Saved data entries
-=-=-

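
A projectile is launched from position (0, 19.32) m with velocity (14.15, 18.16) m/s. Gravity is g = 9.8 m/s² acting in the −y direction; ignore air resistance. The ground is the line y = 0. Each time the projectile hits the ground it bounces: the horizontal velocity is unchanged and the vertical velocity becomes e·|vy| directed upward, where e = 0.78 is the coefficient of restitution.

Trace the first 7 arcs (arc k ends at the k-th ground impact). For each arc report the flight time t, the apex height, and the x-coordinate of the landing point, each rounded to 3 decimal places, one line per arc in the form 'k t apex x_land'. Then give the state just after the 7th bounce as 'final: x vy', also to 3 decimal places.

1 4.569 36.146 64.652
2 4.237 21.991 124.605
3 3.305 13.379 171.369
4 2.578 8.140 207.844
5 2.011 4.952 236.295
6 1.568 3.013 258.487
7 1.223 1.833 275.796
final: 275.796 4.675

Arc 1: start y=19.320, vy=18.160 → t=4.569, apex=36.146, x_land=64.652, impact vy=-26.617
  bounce: vy ← 0.78·26.617 = 20.761
Arc 2: start y=0.000, vy=20.761 → t=4.237, apex=21.991, x_land=124.605, impact vy=-20.761
  bounce: vy ← 0.78·20.761 = 16.194
Arc 3: start y=0.000, vy=16.194 → t=3.305, apex=13.379, x_land=171.369, impact vy=-16.194
  bounce: vy ← 0.78·16.194 = 12.631
Arc 4: start y=0.000, vy=12.631 → t=2.578, apex=8.140, x_land=207.844, impact vy=-12.631
  bounce: vy ← 0.78·12.631 = 9.852
Arc 5: start y=0.000, vy=9.852 → t=2.011, apex=4.952, x_land=236.295, impact vy=-9.852
  bounce: vy ← 0.78·9.852 = 7.685
Arc 6: start y=0.000, vy=7.685 → t=1.568, apex=3.013, x_land=258.487, impact vy=-7.685
  bounce: vy ← 0.78·7.685 = 5.994
Arc 7: start y=0.000, vy=5.994 → t=1.223, apex=1.833, x_land=275.796, impact vy=-5.994
  bounce: vy ← 0.78·5.994 = 4.675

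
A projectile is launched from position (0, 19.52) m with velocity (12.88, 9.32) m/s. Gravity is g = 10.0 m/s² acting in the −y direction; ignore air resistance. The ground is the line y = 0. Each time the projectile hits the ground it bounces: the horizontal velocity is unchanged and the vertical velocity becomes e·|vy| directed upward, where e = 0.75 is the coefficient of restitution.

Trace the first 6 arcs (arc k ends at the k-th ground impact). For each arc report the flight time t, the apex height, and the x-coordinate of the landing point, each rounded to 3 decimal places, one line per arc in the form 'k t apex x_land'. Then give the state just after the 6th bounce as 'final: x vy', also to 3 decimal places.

1 3.117 23.863 40.142
2 3.277 13.423 82.349
3 2.458 7.550 114.005
4 1.843 4.247 137.746
5 1.382 2.389 155.552
6 1.037 1.344 168.907
final: 168.907 3.888

Arc 1: start y=19.520, vy=9.320 → t=3.117, apex=23.863, x_land=40.142, impact vy=-21.846
  bounce: vy ← 0.75·21.846 = 16.385
Arc 2: start y=0.000, vy=16.385 → t=3.277, apex=13.423, x_land=82.349, impact vy=-16.385
  bounce: vy ← 0.75·16.385 = 12.289
Arc 3: start y=0.000, vy=12.289 → t=2.458, apex=7.550, x_land=114.005, impact vy=-12.289
  bounce: vy ← 0.75·12.289 = 9.216
Arc 4: start y=0.000, vy=9.216 → t=1.843, apex=4.247, x_land=137.746, impact vy=-9.216
  bounce: vy ← 0.75·9.216 = 6.912
Arc 5: start y=0.000, vy=6.912 → t=1.382, apex=2.389, x_land=155.552, impact vy=-6.912
  bounce: vy ← 0.75·6.912 = 5.184
Arc 6: start y=0.000, vy=5.184 → t=1.037, apex=1.344, x_land=168.907, impact vy=-5.184
  bounce: vy ← 0.75·5.184 = 3.888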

-=-=-

Try it: Write the entries out again verbatim, every one of them.

Response:
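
A projectile is launched from position (0, 19.32) m with velocity (14.15, 18.16) m/s. Gravity is g = 9.8 m/s² acting in the −y direction; ignore air resistance. The ground is the line y = 0. Each time the projectile hits the ground it bounces: the horizontal velocity is unchanged and the vertical velocity becomes e·|vy| directed upward, where e = 0.78 is the coefficient of restitution.

Trace the first 7 arcs (arc k ends at the k-th ground impact). For each arc report the flight time t, the apex height, and the x-coordinate of the landing point, each rounded to 3 decimal places, one line per arc in the form 'k t apex x_land'. Then give the state just after the 7th bounce as 'final: x vy', also to 3 decimal places.

1 4.569 36.146 64.652
2 4.237 21.991 124.605
3 3.305 13.379 171.369
4 2.578 8.140 207.844
5 2.011 4.952 236.295
6 1.568 3.013 258.487
7 1.223 1.833 275.796
final: 275.796 4.675

Arc 1: start y=19.320, vy=18.160 → t=4.569, apex=36.146, x_land=64.652, impact vy=-26.617
  bounce: vy ← 0.78·26.617 = 20.761
Arc 2: start y=0.000, vy=20.761 → t=4.237, apex=21.991, x_land=124.605, impact vy=-20.761
  bounce: vy ← 0.78·20.761 = 16.194
Arc 3: start y=0.000, vy=16.194 → t=3.305, apex=13.379, x_land=171.369, impact vy=-16.194
  bounce: vy ← 0.78·16.194 = 12.631
Arc 4: start y=0.000, vy=12.631 → t=2.578, apex=8.140, x_land=207.844, impact vy=-12.631
  bounce: vy ← 0.78·12.631 = 9.852
Arc 5: start y=0.000, vy=9.852 → t=2.011, apex=4.952, x_land=236.295, impact vy=-9.852
  bounce: vy ← 0.78·9.852 = 7.685
Arc 6: start y=0.000, vy=7.685 → t=1.568, apex=3.013, x_land=258.487, impact vy=-7.685
  bounce: vy ← 0.78·7.685 = 5.994
Arc 7: start y=0.000, vy=5.994 → t=1.223, apex=1.833, x_land=275.796, impact vy=-5.994
  bounce: vy ← 0.78·5.994 = 4.675

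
A projectile is launched from position (0, 19.52) m with velocity (12.88, 9.32) m/s. Gravity is g = 10.0 m/s² acting in the −y direction; ignore air resistance. The ground is the line y = 0. Each time the projectile hits the ground it bounces: the horizontal velocity is unchanged and the vertical velocity becomes e·|vy| directed upward, where e = 0.75 is the coefficient of restitution.

Trace the first 6 arcs (arc k ends at the k-th ground impact). For each arc report the flight time t, the apex height, and the x-coordinate of the landing point, each rounded to 3 decimal places, one line per arc in the form 'k t apex x_land'. Then give the state just after the 6th bounce as 'final: x vy', also to 3 decimal places.

1 3.117 23.863 40.142
2 3.277 13.423 82.349
3 2.458 7.550 114.005
4 1.843 4.247 137.746
5 1.382 2.389 155.552
6 1.037 1.344 168.907
final: 168.907 3.888

Arc 1: start y=19.520, vy=9.320 → t=3.117, apex=23.863, x_land=40.142, impact vy=-21.846
  bounce: vy ← 0.75·21.846 = 16.385
Arc 2: start y=0.000, vy=16.385 → t=3.277, apex=13.423, x_land=82.349, impact vy=-16.385
  bounce: vy ← 0.75·16.385 = 12.289
Arc 3: start y=0.000, vy=12.289 → t=2.458, apex=7.550, x_land=114.005, impact vy=-12.289
  bounce: vy ← 0.75·12.289 = 9.216
Arc 4: start y=0.000, vy=9.216 → t=1.843, apex=4.247, x_land=137.746, impact vy=-9.216
  bounce: vy ← 0.75·9.216 = 6.912
Arc 5: start y=0.000, vy=6.912 → t=1.382, apex=2.389, x_land=155.552, impact vy=-6.912
  bounce: vy ← 0.75·6.912 = 5.184
Arc 6: start y=0.000, vy=5.184 → t=1.037, apex=1.344, x_land=168.907, impact vy=-5.184
  bounce: vy ← 0.75·5.184 = 3.888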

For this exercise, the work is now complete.